_Listed records:_

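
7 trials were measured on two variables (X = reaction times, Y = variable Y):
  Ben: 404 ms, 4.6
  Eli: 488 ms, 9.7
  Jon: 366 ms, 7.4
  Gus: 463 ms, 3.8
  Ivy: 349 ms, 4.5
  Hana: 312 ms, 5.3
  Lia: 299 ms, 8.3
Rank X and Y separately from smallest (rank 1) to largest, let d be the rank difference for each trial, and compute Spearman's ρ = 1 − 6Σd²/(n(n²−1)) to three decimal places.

-0.071

Ranks of variable 1: 5, 7, 4, 6, 3, 2, 1
Ranks of variable 2: 3, 7, 5, 1, 2, 4, 6
d = r₁ − r₂: 2, 0, -1, 5, 1, -2, -5
d²: 4, 0, 1, 25, 1, 4, 25; Σd² = 60
ρ = 1 − 6·60/(7·48) = 1 − 360/336 = -0.071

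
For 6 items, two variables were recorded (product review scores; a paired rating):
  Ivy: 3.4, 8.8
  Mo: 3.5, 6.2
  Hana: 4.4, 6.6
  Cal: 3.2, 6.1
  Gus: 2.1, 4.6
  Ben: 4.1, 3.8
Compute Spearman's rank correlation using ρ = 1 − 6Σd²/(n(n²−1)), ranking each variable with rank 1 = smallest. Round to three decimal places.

Ranks of variable 1: 3, 4, 6, 2, 1, 5
Ranks of variable 2: 6, 4, 5, 3, 2, 1
d = r₁ − r₂: -3, 0, 1, -1, -1, 4
d²: 9, 0, 1, 1, 1, 16; Σd² = 28
ρ = 1 − 6·28/(6·35) = 1 − 168/210 = 0.200

0.200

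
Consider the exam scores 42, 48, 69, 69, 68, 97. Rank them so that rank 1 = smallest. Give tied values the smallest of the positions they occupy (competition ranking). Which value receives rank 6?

Sorted (ascending): 42, 48, 68, 69, 69, 97
The 2 values of 69 occupy positions 4–5 → each gets rank 4.
Rank 6 → value 97.

97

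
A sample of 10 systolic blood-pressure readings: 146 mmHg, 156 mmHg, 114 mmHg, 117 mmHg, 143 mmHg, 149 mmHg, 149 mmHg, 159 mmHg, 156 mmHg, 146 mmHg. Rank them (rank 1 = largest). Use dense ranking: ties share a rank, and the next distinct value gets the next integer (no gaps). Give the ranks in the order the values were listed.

Sorted (descending): 159, 156, 156, 149, 149, 146, 146, 143, 117, 114
The 2 values of 156 share dense rank 2.
The 2 values of 149 share dense rank 3.
The 2 values of 146 share dense rank 4.
Remaining distinct values take the next consecutive integers.

4, 2, 7, 6, 5, 3, 3, 1, 2, 4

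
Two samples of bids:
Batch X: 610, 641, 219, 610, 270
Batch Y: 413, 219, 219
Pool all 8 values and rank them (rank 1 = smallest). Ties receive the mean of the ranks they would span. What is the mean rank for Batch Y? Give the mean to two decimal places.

Sorted (ascending): 219, 219, 219, 270, 413, 610, 610, 641
The 3 values of 219 occupy positions 1–3 → average rank 2.
The 2 values of 610 occupy positions 6–7 → average rank (6+7)/2 = 6.5.
Batch Y values → pooled ranks: 413→5, 219→2, 219→2
Mean rank = (5 + 2 + 2) / 3 = 3.00

3.00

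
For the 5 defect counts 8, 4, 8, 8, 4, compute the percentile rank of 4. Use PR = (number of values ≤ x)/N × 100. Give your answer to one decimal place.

40.0

N = 5.
Strictly below 4: 0. Equal to 4: 2.
PR = 2/5 × 100 = 40.0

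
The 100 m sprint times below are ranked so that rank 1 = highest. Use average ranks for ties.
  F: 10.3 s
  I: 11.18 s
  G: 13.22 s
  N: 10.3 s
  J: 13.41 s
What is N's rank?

4.5

Sorted (descending): 13.41, 13.22, 11.18, 10.3, 10.3
The 2 values of 10.3 occupy positions 4–5 → average rank (4+5)/2 = 4.5.
N has value 10.3 s → rank 4.5.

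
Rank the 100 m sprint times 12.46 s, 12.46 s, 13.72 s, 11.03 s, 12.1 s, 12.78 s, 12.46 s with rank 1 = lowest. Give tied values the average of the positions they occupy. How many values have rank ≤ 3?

2

Sorted (ascending): 11.03, 12.1, 12.46, 12.46, 12.46, 12.78, 13.72
The 3 values of 12.46 occupy positions 3–5 → average rank 4.
Ranks ≤ 3: {1, 2} → 2 values.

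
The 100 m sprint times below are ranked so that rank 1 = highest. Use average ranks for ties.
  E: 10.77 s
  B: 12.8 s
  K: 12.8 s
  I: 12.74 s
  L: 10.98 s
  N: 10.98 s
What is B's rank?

Sorted (descending): 12.8, 12.8, 12.74, 10.98, 10.98, 10.77
The 2 values of 12.8 occupy positions 1–2 → average rank (1+2)/2 = 1.5.
The 2 values of 10.98 occupy positions 4–5 → average rank (4+5)/2 = 4.5.
B has value 12.8 s → rank 1.5.

1.5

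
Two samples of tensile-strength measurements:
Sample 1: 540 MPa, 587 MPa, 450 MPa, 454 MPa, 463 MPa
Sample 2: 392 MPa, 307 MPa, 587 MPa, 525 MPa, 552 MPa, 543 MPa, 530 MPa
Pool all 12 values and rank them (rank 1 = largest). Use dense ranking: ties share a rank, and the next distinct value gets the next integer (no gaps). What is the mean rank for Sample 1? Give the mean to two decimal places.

Sorted (descending): 587, 587, 552, 543, 540, 530, 525, 463, 454, 450, 392, 307
The 2 values of 587 share dense rank 1.
Remaining distinct values take the next consecutive integers.
Sample 1 values → pooled ranks: 540→4, 587→1, 450→9, 454→8, 463→7
Mean rank = (4 + 1 + 9 + 8 + 7) / 5 = 5.80

5.80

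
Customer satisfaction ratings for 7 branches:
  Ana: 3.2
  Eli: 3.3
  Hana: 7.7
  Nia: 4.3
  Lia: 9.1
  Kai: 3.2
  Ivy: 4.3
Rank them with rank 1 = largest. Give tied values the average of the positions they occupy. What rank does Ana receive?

Sorted (descending): 9.1, 7.7, 4.3, 4.3, 3.3, 3.2, 3.2
The 2 values of 4.3 occupy positions 3–4 → average rank (3+4)/2 = 3.5.
The 2 values of 3.2 occupy positions 6–7 → average rank (6+7)/2 = 6.5.
Ana has value 3.2 → rank 6.5.

6.5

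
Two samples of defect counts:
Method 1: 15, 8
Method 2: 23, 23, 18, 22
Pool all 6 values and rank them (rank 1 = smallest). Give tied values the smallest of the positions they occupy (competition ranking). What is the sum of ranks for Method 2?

17

Sorted (ascending): 8, 15, 18, 22, 23, 23
The 2 values of 23 occupy positions 5–6 → each gets rank 5.
Method 2 values → pooled ranks: 23→5, 23→5, 18→3, 22→4
Rank sum = 5 + 5 + 3 + 4 = 17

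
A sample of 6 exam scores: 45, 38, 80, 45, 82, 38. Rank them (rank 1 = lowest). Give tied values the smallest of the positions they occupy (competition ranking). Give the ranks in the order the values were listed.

Sorted (ascending): 38, 38, 45, 45, 80, 82
The 2 values of 38 occupy positions 1–2 → each gets rank 1.
The 2 values of 45 occupy positions 3–4 → each gets rank 3.

3, 1, 5, 3, 6, 1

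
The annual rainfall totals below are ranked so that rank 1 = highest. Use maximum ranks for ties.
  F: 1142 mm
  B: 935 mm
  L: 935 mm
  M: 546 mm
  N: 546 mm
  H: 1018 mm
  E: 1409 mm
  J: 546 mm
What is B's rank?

5

Sorted (descending): 1409, 1142, 1018, 935, 935, 546, 546, 546
The 2 values of 935 occupy positions 4–5 → each gets rank 5.
The 3 values of 546 occupy positions 6–8 → each gets rank 8.
B has value 935 mm → rank 5.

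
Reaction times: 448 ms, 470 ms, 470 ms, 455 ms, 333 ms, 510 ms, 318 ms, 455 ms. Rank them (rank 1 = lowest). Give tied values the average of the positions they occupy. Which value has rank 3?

Sorted (ascending): 318, 333, 448, 455, 455, 470, 470, 510
The 2 values of 455 occupy positions 4–5 → average rank (4+5)/2 = 4.5.
The 2 values of 470 occupy positions 6–7 → average rank (6+7)/2 = 6.5.
Rank 3 → value 448.

448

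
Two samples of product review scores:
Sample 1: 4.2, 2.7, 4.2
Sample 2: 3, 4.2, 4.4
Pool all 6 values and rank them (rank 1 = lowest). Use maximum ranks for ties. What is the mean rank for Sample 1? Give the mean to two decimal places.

3.67

Sorted (ascending): 2.7, 3, 4.2, 4.2, 4.2, 4.4
The 3 values of 4.2 occupy positions 3–5 → each gets rank 5.
Sample 1 values → pooled ranks: 4.2→5, 2.7→1, 4.2→5
Mean rank = (5 + 1 + 5) / 3 = 3.67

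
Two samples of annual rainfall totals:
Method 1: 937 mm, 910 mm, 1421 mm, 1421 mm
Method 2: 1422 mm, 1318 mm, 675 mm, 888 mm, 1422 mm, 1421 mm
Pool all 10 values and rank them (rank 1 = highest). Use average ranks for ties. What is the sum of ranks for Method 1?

Sorted (descending): 1422, 1422, 1421, 1421, 1421, 1318, 937, 910, 888, 675
The 2 values of 1422 occupy positions 1–2 → average rank (1+2)/2 = 1.5.
The 3 values of 1421 occupy positions 3–5 → average rank 4.
Method 1 values → pooled ranks: 937→7, 910→8, 1421→4, 1421→4
Rank sum = 7 + 8 + 4 + 4 = 23

23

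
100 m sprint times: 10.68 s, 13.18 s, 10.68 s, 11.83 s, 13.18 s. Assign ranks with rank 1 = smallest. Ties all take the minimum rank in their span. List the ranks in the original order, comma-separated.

Sorted (ascending): 10.68, 10.68, 11.83, 13.18, 13.18
The 2 values of 10.68 occupy positions 1–2 → each gets rank 1.
The 2 values of 13.18 occupy positions 4–5 → each gets rank 4.

1, 4, 1, 3, 4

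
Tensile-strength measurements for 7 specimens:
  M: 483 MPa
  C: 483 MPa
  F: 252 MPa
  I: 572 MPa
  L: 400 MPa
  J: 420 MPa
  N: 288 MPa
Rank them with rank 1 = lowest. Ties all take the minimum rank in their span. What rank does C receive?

5

Sorted (ascending): 252, 288, 400, 420, 483, 483, 572
The 2 values of 483 occupy positions 5–6 → each gets rank 5.
C has value 483 MPa → rank 5.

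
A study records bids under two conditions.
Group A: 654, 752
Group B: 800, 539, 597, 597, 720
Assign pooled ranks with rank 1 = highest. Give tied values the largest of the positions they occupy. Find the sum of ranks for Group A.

6

Sorted (descending): 800, 752, 720, 654, 597, 597, 539
The 2 values of 597 occupy positions 5–6 → each gets rank 6.
Group A values → pooled ranks: 654→4, 752→2
Rank sum = 4 + 2 = 6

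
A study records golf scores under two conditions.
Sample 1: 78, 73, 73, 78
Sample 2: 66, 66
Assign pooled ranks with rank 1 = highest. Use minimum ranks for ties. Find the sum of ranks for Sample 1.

Sorted (descending): 78, 78, 73, 73, 66, 66
The 2 values of 78 occupy positions 1–2 → each gets rank 1.
The 2 values of 73 occupy positions 3–4 → each gets rank 3.
The 2 values of 66 occupy positions 5–6 → each gets rank 5.
Sample 1 values → pooled ranks: 78→1, 73→3, 73→3, 78→1
Rank sum = 1 + 3 + 3 + 1 = 8

8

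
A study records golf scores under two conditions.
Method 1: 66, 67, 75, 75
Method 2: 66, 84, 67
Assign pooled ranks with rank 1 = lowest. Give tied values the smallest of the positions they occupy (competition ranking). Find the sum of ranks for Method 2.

Sorted (ascending): 66, 66, 67, 67, 75, 75, 84
The 2 values of 66 occupy positions 1–2 → each gets rank 1.
The 2 values of 67 occupy positions 3–4 → each gets rank 3.
The 2 values of 75 occupy positions 5–6 → each gets rank 5.
Method 2 values → pooled ranks: 66→1, 84→7, 67→3
Rank sum = 1 + 7 + 3 = 11

11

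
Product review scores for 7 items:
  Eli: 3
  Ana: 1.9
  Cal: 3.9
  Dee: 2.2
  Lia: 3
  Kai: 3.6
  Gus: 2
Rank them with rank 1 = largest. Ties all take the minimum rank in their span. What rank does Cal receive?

1

Sorted (descending): 3.9, 3.6, 3, 3, 2.2, 2, 1.9
The 2 values of 3 occupy positions 3–4 → each gets rank 3.
Cal has value 3.9 → rank 1.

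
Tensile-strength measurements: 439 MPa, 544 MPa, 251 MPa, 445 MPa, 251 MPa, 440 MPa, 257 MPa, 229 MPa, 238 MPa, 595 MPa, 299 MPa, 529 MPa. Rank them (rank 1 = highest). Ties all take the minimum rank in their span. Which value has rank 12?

229

Sorted (descending): 595, 544, 529, 445, 440, 439, 299, 257, 251, 251, 238, 229
The 2 values of 251 occupy positions 9–10 → each gets rank 9.
Rank 12 → value 229.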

_Work to complete:_ Among the entries above, say how many lines hold the word "annual". No other words belong in the answer.

_Completed exercise:_ 2